** REQUIRED WORK **
Take the records below and set them down exactly, so that every line matches the original.

** THE DATA **
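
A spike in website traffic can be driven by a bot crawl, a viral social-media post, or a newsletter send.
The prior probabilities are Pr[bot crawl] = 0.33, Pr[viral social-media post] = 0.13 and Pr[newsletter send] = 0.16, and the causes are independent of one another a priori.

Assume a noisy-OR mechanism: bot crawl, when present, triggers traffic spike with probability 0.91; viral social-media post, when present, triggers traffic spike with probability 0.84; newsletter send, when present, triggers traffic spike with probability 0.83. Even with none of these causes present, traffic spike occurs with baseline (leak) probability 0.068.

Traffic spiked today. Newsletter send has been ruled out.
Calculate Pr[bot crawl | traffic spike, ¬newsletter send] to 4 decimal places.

Pr[bot crawl | traffic spike, ¬newsletter send] ≈ 0.7286

Under noisy-OR, P(traffic spike | causes) = 1 − (1−0.068)·∏(1−qᵢ) over the active causes.
For the numerator, keep only bot crawl=true terms: 0.263018 + 0.042324 = 0.305342
The normalizing constant is 0.068·0.67·0.87 + 0.85088·0.67·0.13 + 0.91612·0.33·0.87 + 0.986579·0.33·0.13 = 0.419091
Posterior = 0.305342 / 0.419091 ≈ 0.7286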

** RESPONSE TO THIS TASK **
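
A spike in website traffic can be driven by a bot crawl, a viral social-media post, or a newsletter send.
The prior probabilities are Pr[bot crawl] = 0.33, Pr[viral social-media post] = 0.13 and Pr[newsletter send] = 0.16, and the causes are independent of one another a priori.

Assume a noisy-OR mechanism: bot crawl, when present, triggers traffic spike with probability 0.91; viral social-media post, when present, triggers traffic spike with probability 0.84; newsletter send, when present, triggers traffic spike with probability 0.83. Even with none of these causes present, traffic spike occurs with baseline (leak) probability 0.068.

Traffic spiked today. Newsletter send has been ruled out.
Calculate Pr[bot crawl | traffic spike, ¬newsletter send] to 4 decimal places.

Pr[bot crawl | traffic spike, ¬newsletter send] ≈ 0.7286

Under noisy-OR, P(traffic spike | causes) = 1 − (1−0.068)·∏(1−qᵢ) over the active causes.
For the numerator, keep only bot crawl=true terms: 0.263018 + 0.042324 = 0.305342
The normalizing constant is 0.068·0.67·0.87 + 0.85088·0.67·0.13 + 0.91612·0.33·0.87 + 0.986579·0.33·0.13 = 0.419091
Posterior = 0.305342 / 0.419091 ≈ 0.7286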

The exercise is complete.